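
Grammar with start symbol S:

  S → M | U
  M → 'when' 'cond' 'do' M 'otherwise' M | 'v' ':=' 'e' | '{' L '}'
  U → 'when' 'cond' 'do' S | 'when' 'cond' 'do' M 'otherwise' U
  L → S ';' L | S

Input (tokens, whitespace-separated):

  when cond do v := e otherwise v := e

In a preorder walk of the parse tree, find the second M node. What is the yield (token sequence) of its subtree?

[S [M when cond do [M v := e] otherwise [M v := e]]]

v := e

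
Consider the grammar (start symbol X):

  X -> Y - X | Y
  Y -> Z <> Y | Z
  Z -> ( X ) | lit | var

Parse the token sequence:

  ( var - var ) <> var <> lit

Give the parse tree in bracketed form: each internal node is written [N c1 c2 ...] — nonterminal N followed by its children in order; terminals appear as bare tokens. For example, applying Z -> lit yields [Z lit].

[X [Y [Z ( [X [Y [Z var]] - [X [Y [Z var]]]] )] <> [Y [Z var] <> [Y [Z lit]]]]]

X
Y
Z <> Y
( X ) <> Y
( Y - X ) <> Y
( Z - X ) <> Y
( var - X ) <> Y
( var - Y ) <> Y
( var - Z ) <> Y
( var - var ) <> Y
( var - var ) <> Z <> Y
( var - var ) <> var <> Y
( var - var ) <> var <> Z
( var - var ) <> var <> lit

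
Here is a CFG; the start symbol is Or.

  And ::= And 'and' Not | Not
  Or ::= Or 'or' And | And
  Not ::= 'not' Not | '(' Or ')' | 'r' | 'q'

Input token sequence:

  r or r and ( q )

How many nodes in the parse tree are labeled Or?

[Or [Or [And [Not r]]] or [And [And [Not r]] and [Not ( [Or [And [Not q]]] )]]]

3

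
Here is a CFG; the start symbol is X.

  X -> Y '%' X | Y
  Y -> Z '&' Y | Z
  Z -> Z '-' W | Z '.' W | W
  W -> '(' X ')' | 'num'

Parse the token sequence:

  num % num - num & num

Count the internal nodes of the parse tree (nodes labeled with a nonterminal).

[X [Y [Z [W num]]] % [X [Y [Z [Z [W num]] - [W num]] & [Y [Z [W num]]]]]]

13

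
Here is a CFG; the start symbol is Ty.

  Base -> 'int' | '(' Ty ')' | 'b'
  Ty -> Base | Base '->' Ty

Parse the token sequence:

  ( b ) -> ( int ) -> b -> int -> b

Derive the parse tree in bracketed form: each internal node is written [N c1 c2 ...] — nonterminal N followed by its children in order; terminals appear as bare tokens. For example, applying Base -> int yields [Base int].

[Ty [Base ( [Ty [Base b]] )] -> [Ty [Base ( [Ty [Base int]] )] -> [Ty [Base b] -> [Ty [Base int] -> [Ty [Base b]]]]]]

Ty
Base -> Ty
( Ty ) -> Ty
( Base ) -> Ty
( b ) -> Ty
( b ) -> Base -> Ty
( b ) -> ( Ty ) -> Ty
( b ) -> ( Base ) -> Ty
( b ) -> ( int ) -> Ty
( b ) -> ( int ) -> Base -> Ty
( b ) -> ( int ) -> b -> Ty
( b ) -> ( int ) -> b -> Base -> Ty
( b ) -> ( int ) -> b -> int -> Ty
( b ) -> ( int ) -> b -> int -> Base
( b ) -> ( int ) -> b -> int -> b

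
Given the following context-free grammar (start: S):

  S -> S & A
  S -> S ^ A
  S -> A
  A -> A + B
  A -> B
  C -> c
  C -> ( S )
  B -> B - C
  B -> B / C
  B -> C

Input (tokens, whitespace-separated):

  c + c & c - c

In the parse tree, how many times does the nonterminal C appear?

[S [S [A [A [B [C c]]] + [B [C c]]]] & [A [B [B [C c]] - [C c]]]]

4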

------------------------------

▶ _Exercise goal_:
Identify the lines in the entries above that contain "symbol", then copy them out.

▶ _Your response_:
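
Grammar with start symbol S:
Consider the grammar (start symbol X):
Here is a CFG; the start symbol is Or.
Here is a CFG; the start symbol is X.
Here is a CFG; the start symbol is Ty.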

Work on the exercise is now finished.